#### Problem statement
From the line containing "tomatoes: P(Q1 2017)=1.58, Q(Q1" to the last line of the records below, repeat every line exactly and add nothing else.

#### Raw data
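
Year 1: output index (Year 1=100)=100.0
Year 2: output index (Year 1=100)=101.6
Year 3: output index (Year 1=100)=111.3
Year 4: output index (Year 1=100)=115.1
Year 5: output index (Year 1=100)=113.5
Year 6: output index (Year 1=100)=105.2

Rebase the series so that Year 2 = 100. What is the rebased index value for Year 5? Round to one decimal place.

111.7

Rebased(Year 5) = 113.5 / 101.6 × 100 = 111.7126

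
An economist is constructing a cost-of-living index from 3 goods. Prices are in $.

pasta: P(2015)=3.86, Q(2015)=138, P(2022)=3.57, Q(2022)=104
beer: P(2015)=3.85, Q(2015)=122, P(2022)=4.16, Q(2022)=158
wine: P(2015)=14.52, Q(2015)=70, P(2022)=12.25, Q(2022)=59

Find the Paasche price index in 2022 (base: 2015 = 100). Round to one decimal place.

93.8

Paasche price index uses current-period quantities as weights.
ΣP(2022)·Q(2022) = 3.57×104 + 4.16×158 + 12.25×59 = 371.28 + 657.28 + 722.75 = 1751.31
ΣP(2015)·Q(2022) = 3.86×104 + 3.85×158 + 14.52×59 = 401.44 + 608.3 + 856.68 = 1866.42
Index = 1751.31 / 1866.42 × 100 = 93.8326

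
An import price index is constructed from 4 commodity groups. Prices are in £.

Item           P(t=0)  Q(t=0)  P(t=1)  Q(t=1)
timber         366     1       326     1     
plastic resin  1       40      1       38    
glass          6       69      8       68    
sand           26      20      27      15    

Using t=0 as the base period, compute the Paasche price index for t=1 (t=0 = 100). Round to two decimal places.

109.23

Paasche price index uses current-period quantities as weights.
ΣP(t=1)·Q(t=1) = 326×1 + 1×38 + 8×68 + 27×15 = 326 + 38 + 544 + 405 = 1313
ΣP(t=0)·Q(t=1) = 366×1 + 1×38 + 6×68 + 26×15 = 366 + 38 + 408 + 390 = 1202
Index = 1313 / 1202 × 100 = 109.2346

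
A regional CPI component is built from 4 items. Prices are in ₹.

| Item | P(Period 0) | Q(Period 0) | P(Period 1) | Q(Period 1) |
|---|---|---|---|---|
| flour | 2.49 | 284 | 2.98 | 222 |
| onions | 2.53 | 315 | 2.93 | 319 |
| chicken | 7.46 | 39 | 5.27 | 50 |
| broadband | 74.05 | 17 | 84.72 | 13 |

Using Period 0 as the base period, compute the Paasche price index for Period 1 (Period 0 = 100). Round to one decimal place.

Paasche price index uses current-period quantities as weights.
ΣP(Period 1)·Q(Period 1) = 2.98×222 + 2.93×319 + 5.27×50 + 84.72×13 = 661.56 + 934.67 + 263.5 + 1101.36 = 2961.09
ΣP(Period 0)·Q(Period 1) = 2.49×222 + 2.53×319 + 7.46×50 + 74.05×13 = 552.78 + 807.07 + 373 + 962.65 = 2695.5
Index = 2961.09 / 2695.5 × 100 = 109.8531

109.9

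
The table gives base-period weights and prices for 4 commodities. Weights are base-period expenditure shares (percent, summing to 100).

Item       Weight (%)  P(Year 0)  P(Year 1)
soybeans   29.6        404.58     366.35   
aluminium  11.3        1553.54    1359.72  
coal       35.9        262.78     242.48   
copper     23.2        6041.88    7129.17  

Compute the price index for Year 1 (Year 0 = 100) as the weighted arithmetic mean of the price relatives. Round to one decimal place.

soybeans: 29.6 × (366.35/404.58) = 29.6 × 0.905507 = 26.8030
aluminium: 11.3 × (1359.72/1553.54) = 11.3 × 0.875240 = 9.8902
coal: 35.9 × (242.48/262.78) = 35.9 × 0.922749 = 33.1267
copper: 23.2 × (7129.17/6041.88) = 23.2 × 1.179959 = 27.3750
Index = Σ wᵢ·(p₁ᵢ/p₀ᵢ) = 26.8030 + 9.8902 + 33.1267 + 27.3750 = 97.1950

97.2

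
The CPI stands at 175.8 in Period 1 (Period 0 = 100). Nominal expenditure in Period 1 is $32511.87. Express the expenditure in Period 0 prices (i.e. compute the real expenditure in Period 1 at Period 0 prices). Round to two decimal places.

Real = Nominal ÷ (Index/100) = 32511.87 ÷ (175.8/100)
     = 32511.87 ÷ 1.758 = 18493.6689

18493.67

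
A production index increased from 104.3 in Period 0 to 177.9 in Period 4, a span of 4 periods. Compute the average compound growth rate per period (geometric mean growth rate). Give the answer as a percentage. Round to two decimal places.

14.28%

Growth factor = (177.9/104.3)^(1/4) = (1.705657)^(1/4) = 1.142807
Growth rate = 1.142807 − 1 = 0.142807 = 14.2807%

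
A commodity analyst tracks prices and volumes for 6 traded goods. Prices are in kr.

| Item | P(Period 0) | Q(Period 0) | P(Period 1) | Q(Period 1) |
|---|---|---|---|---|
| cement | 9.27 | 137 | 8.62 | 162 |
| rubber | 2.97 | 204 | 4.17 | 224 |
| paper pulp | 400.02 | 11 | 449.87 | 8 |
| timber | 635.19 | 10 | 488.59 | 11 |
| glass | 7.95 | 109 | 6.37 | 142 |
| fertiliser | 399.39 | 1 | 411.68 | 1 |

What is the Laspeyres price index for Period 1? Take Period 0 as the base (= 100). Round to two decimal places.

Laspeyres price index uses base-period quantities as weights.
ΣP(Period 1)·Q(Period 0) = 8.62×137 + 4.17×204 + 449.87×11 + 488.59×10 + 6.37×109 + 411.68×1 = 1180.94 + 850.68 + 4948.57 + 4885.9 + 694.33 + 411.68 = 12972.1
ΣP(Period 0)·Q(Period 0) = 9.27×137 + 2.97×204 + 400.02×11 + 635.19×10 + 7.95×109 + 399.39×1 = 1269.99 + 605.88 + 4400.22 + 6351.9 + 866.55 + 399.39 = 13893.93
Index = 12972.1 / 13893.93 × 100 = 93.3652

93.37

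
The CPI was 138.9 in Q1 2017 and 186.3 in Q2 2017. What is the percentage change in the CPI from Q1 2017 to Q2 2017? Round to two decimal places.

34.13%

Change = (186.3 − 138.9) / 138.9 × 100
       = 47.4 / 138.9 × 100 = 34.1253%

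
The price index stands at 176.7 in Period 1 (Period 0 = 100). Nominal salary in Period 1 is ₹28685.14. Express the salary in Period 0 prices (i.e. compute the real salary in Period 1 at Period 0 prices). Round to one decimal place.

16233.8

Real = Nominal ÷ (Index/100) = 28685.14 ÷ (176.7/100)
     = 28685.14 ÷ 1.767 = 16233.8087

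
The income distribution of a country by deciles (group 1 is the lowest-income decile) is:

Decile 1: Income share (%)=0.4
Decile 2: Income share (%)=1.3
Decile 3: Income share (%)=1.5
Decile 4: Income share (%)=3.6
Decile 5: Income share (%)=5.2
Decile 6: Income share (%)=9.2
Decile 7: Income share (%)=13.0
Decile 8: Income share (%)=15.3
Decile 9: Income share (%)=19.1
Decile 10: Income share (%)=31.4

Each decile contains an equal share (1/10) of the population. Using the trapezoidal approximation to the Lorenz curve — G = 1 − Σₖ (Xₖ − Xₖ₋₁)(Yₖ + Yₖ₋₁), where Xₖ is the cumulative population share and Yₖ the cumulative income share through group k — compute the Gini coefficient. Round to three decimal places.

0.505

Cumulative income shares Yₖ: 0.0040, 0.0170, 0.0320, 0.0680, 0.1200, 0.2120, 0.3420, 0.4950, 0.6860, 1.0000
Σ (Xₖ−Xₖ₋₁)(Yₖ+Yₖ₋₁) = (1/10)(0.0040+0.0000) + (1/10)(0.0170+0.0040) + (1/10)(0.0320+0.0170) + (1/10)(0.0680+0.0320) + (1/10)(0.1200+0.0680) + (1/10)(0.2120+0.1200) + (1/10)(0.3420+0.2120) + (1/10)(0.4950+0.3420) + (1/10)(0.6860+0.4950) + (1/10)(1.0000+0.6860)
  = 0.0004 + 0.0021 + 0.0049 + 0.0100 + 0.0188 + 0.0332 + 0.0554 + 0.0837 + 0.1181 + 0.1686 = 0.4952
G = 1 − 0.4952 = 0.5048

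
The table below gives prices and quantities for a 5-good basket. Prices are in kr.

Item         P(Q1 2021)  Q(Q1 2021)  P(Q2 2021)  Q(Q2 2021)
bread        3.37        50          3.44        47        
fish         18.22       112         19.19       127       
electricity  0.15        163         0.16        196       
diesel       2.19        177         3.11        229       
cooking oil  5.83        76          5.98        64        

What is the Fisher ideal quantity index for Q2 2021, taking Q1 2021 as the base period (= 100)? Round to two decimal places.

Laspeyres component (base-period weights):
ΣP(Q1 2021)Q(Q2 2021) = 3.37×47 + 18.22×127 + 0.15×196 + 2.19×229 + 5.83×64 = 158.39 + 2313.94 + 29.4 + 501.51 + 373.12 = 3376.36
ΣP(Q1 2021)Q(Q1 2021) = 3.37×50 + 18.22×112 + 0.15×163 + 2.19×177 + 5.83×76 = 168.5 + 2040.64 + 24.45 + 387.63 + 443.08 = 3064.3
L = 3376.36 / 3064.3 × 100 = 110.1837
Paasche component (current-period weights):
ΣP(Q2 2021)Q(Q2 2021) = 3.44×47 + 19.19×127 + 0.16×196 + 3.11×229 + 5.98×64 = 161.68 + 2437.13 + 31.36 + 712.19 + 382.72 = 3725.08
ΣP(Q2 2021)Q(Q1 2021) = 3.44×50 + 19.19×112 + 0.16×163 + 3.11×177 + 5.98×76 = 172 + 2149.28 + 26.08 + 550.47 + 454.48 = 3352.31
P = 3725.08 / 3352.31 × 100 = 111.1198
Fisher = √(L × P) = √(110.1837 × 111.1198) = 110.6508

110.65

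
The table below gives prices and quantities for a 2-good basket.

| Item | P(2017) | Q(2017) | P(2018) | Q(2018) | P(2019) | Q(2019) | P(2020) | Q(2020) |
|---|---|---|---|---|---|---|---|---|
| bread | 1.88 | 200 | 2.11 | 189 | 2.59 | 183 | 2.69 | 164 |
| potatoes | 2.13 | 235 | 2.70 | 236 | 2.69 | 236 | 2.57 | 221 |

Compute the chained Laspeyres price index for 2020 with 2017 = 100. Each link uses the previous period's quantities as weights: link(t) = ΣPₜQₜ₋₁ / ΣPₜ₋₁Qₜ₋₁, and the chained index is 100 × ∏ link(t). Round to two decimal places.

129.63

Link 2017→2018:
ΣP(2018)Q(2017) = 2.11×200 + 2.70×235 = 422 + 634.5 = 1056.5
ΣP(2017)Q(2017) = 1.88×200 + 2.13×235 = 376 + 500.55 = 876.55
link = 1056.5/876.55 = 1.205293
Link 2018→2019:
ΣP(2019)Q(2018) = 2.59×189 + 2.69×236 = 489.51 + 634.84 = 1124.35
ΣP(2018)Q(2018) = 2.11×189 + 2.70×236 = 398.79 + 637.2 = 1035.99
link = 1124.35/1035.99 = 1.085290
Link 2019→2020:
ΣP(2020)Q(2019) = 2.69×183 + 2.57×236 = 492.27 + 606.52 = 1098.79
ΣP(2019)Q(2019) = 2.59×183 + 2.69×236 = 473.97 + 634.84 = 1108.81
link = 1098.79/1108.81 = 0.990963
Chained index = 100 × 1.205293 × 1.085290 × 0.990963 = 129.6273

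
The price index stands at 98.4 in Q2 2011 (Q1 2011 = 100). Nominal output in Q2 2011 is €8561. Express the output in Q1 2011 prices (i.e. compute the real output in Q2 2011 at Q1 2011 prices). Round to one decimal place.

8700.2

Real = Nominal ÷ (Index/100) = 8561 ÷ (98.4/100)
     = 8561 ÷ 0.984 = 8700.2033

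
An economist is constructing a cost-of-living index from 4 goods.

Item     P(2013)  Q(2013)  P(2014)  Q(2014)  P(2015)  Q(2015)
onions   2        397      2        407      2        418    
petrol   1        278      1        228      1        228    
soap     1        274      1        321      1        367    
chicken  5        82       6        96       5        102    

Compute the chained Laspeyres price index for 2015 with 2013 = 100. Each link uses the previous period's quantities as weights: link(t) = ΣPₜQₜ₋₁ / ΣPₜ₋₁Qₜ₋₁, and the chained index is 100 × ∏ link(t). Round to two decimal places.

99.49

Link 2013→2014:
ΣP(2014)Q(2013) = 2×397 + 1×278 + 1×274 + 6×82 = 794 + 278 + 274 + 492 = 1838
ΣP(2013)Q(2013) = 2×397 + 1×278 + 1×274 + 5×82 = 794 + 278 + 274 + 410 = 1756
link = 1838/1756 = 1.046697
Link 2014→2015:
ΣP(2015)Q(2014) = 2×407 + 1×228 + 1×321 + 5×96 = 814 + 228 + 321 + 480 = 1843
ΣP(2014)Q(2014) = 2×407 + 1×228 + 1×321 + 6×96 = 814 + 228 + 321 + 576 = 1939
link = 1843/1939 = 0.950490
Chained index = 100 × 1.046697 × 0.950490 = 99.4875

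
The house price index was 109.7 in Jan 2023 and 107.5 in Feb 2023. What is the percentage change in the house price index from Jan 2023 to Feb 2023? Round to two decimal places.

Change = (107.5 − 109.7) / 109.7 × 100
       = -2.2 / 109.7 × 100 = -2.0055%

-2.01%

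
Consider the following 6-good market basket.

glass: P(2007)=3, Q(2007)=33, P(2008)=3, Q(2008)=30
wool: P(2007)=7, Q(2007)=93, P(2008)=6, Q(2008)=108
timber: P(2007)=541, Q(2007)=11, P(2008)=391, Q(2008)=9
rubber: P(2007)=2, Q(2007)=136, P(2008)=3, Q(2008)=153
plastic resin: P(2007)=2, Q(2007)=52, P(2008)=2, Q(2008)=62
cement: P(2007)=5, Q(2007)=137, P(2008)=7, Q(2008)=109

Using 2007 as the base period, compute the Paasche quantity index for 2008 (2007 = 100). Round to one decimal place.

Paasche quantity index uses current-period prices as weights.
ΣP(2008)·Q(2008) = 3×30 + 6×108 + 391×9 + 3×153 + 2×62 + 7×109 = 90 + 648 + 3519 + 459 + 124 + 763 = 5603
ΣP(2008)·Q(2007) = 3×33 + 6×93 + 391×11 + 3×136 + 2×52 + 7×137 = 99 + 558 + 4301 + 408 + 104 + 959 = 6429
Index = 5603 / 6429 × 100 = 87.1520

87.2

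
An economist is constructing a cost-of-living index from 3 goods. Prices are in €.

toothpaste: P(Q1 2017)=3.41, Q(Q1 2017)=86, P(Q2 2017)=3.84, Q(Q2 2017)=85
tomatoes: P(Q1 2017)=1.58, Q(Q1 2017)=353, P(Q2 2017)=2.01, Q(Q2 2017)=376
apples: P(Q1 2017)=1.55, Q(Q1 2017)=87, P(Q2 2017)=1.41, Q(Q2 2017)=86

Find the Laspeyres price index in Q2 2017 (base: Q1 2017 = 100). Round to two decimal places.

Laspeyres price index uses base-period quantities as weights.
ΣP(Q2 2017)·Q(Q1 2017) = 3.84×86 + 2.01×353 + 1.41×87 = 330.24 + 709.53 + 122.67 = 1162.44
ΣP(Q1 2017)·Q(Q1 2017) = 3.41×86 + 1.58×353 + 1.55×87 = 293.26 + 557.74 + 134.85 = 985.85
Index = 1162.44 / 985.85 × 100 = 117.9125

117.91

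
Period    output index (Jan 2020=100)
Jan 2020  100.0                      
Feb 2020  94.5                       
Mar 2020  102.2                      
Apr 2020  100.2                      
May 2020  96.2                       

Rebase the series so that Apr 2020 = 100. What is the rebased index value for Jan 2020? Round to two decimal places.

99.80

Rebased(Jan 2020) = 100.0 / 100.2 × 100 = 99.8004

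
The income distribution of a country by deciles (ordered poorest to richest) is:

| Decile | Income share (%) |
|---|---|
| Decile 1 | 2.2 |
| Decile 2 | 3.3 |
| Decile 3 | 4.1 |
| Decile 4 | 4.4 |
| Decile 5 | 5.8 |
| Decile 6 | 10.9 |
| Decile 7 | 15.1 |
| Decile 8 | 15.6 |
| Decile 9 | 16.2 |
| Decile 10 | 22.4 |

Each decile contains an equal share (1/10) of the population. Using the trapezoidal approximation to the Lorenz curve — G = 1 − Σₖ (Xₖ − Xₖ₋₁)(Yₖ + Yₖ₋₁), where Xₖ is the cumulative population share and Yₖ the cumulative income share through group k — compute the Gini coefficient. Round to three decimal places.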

#### Task response
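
tomatoes: P(Q1 2017)=1.58, Q(Q1 2017)=353, P(Q2 2017)=2.01, Q(Q2 2017)=376
apples: P(Q1 2017)=1.55, Q(Q1 2017)=87, P(Q2 2017)=1.41, Q(Q2 2017)=86

Find the Laspeyres price index in Q2 2017 (base: Q1 2017 = 100). Round to two decimal places.

Laspeyres price index uses base-period quantities as weights.
ΣP(Q2 2017)·Q(Q1 2017) = 3.84×86 + 2.01×353 + 1.41×87 = 330.24 + 709.53 + 122.67 = 1162.44
ΣP(Q1 2017)·Q(Q1 2017) = 3.41×86 + 1.58×353 + 1.55×87 = 293.26 + 557.74 + 134.85 = 985.85
Index = 1162.44 / 985.85 × 100 = 117.9125

117.91

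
Period    output index (Jan 2020=100)
Jan 2020  100.0                      
Feb 2020  94.5                       
Mar 2020  102.2                      
Apr 2020  100.2                      
May 2020  96.2                       

Rebase the series so that Apr 2020 = 100. What is the rebased index value for Jan 2020? Round to two decimal places.

99.80

Rebased(Jan 2020) = 100.0 / 100.2 × 100 = 99.8004

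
The income distribution of a country by deciles (ordered poorest to richest) is:

| Decile | Income share (%) |
|---|---|
| Decile 1 | 2.2 |
| Decile 2 | 3.3 |
| Decile 3 | 4.1 |
| Decile 4 | 4.4 |
| Decile 5 | 5.8 |
| Decile 6 | 10.9 |
| Decile 7 | 15.1 |
| Decile 8 | 15.6 |
| Decile 9 | 16.2 |
| Decile 10 | 22.4 |

Each decile contains an equal share (1/10) of the population. Using the trapezoidal approximation to the Lorenz curve — G = 1 − Σₖ (Xₖ − Xₖ₋₁)(Yₖ + Yₖ₋₁), where Xₖ is the cumulative population share and Yₖ the cumulative income share through group k — compute the Gini coefficient. Round to three decimal places.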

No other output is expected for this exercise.